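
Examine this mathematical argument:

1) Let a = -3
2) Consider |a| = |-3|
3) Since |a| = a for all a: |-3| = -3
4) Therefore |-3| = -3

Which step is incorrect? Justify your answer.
Step 3: Since |a| = a for all a: |-3| = -3

Step 3 incorrectly states that |a| = a for all a. The correct definition is |a| = a when a >= 0, and |a| = -a when a < 0. Since -3 < 0, we have |-3| = -(-3) = 3, not -3.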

Problem details
Start with the line that contains "3) Since |a| = a for all a: |-3| = -3", end with the last line of the entries, and please retype every line in that span exactly, with no others.

Solution
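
3) Since |a| = a for all a: |-3| = -3
4) Therefore |-3| = -3

Which step is incorrect? Justify your answer.
Step 3: Since |a| = a for all a: |-3| = -3

Step 3 incorrectly states that |a| = a for all a. The correct definition is |a| = a when a >= 0, and |a| = -a when a < 0. Since -3 < 0, we have |-3| = -(-3) = 3, not -3.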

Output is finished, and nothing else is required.